▶ _Aim of the task_:
Please repeat the lines below, exactly and only, from the one that holds "The Superior Court of Wynmont will" through the one that holds "at least $2,000.".
⟨
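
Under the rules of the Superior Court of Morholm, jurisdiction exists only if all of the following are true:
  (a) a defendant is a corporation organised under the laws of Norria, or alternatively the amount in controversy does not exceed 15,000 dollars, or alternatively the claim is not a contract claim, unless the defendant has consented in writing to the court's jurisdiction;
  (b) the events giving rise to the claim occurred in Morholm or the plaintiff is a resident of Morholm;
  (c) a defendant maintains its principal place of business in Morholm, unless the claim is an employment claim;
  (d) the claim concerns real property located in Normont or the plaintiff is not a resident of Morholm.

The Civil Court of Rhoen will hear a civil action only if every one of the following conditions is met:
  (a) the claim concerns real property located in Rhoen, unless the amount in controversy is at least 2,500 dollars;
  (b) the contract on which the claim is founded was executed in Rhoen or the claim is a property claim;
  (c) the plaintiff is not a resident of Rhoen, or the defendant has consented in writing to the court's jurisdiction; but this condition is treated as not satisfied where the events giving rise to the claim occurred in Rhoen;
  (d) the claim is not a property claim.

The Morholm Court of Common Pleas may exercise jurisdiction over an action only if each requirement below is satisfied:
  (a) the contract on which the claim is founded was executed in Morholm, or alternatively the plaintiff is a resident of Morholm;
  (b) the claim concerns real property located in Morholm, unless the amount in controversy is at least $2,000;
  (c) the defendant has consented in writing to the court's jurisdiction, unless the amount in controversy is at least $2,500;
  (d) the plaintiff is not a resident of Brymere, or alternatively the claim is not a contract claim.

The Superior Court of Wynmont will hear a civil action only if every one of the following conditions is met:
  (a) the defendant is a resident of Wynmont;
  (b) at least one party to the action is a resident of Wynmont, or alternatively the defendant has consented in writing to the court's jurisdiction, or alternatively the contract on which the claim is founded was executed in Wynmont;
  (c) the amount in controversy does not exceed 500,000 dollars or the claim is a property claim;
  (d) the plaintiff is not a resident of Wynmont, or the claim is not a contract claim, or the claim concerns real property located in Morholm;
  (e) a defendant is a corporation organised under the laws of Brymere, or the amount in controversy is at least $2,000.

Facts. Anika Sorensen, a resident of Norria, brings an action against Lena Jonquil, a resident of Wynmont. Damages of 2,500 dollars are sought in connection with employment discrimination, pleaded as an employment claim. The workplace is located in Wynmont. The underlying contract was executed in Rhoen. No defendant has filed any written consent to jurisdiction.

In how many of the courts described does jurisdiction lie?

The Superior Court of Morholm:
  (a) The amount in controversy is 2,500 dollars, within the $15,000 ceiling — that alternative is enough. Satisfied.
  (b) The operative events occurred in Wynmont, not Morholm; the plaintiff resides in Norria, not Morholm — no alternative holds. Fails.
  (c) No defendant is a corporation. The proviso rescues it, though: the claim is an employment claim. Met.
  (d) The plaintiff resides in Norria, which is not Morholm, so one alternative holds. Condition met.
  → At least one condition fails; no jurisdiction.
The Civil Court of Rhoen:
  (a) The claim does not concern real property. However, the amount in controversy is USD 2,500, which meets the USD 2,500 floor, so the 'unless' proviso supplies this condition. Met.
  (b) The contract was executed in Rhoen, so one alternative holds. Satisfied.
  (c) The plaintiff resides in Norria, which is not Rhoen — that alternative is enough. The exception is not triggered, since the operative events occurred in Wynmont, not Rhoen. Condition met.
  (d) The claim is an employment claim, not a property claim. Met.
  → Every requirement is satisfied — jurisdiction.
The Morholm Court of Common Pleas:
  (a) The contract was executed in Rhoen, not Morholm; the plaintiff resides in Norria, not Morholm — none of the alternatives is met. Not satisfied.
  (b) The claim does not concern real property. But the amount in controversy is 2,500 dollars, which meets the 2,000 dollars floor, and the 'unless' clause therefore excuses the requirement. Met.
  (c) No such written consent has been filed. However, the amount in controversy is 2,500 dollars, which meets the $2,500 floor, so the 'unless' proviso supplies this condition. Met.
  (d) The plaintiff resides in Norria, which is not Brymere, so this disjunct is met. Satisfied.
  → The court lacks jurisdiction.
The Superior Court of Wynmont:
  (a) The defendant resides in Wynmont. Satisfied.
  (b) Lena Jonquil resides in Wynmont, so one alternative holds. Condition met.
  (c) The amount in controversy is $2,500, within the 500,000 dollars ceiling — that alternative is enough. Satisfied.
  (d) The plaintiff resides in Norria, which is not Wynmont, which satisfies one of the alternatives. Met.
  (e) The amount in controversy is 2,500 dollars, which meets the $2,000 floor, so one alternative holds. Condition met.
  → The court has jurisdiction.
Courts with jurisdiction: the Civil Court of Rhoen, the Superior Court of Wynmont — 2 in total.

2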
⟩
⟨
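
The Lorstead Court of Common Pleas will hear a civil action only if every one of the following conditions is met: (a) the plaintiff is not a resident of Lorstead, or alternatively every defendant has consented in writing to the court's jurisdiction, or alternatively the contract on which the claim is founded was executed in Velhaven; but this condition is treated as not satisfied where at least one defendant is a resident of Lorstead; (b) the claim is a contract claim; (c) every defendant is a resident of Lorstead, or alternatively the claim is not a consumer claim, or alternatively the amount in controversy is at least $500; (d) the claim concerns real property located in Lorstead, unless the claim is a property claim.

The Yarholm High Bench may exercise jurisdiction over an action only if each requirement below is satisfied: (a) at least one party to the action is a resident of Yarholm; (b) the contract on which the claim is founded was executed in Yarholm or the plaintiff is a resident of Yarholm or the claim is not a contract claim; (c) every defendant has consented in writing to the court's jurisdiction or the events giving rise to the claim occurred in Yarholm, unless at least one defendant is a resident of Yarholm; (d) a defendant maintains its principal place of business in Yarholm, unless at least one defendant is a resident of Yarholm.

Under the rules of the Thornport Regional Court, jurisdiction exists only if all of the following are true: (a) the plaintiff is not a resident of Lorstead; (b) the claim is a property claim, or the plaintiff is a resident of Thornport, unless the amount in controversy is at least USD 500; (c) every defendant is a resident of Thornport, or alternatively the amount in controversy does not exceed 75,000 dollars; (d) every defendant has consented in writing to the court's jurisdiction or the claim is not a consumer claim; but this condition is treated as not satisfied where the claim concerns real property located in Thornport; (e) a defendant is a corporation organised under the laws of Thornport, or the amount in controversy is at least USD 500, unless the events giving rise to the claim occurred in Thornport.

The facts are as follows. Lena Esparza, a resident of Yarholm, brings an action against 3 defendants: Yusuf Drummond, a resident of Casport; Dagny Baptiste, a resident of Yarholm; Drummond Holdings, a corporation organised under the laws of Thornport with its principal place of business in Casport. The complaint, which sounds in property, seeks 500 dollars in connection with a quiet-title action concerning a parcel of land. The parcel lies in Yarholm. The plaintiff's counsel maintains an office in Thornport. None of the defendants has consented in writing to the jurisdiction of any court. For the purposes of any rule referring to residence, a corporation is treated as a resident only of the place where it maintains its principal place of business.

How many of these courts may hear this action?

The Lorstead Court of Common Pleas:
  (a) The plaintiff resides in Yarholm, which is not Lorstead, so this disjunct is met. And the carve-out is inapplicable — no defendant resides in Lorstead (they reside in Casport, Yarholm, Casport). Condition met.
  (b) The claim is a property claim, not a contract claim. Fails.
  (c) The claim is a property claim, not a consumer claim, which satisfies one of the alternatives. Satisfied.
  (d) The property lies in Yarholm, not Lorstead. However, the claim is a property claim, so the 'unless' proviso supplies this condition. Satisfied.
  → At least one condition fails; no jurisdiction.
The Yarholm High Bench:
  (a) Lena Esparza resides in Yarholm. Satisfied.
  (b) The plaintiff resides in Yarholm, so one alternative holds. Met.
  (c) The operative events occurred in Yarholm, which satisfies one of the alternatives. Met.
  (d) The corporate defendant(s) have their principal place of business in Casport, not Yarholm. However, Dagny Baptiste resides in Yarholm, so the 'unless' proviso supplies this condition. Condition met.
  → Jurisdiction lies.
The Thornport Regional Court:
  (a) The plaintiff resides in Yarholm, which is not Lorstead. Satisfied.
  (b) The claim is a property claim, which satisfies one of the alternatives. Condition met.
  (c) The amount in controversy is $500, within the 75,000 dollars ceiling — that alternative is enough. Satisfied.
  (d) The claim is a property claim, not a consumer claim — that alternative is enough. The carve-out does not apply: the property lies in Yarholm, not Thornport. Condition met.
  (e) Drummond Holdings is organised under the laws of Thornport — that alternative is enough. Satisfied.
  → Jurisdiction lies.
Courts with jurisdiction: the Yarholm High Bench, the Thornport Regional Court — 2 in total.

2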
⟩
⟨
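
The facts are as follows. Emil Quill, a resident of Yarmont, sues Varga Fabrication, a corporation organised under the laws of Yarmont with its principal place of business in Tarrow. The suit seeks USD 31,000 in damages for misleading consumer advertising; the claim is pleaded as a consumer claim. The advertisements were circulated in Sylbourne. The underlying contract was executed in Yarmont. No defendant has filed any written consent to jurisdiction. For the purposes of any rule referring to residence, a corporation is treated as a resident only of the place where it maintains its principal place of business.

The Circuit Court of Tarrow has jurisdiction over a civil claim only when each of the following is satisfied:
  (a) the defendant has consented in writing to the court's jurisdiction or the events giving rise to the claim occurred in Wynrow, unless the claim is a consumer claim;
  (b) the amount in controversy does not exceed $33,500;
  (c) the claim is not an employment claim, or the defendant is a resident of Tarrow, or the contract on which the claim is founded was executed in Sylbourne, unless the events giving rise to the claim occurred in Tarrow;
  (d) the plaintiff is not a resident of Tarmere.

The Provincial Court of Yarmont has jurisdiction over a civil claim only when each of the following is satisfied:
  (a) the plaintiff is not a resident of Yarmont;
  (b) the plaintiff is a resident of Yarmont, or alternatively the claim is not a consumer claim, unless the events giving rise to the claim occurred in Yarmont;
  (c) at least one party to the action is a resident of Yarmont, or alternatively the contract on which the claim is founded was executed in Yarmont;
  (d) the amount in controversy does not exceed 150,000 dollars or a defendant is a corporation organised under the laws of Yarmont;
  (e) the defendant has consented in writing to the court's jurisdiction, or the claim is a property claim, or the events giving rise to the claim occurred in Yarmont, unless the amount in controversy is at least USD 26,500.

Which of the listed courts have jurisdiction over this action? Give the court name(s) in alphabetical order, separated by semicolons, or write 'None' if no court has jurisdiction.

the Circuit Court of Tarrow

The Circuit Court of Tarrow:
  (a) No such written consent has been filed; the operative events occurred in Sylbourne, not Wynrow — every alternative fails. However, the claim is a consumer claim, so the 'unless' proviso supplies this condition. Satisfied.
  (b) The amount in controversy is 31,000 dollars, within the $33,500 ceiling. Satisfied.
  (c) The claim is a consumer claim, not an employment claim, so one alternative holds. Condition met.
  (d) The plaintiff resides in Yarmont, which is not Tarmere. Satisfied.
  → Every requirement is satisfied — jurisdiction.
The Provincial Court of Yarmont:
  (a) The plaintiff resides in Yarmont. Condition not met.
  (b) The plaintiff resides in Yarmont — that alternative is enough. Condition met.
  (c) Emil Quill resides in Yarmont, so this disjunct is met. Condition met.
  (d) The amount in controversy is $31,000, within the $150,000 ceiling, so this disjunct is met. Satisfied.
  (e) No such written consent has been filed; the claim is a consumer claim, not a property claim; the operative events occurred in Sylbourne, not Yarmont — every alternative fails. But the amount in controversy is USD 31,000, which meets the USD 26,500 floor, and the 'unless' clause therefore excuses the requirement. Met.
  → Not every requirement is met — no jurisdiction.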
⟩
▶ _Response below_:
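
The Superior Court of Wynmont will hear a civil action only if every one of the following conditions is met:
  (a) the defendant is a resident of Wynmont;
  (b) at least one party to the action is a resident of Wynmont, or alternatively the defendant has consented in writing to the court's jurisdiction, or alternatively the contract on which the claim is founded was executed in Wynmont;
  (c) the amount in controversy does not exceed 500,000 dollars or the claim is a property claim;
  (d) the plaintiff is not a resident of Wynmont, or the claim is not a contract claim, or the claim concerns real property located in Morholm;
  (e) a defendant is a corporation organised under the laws of Brymere, or the amount in controversy is at least $2,000.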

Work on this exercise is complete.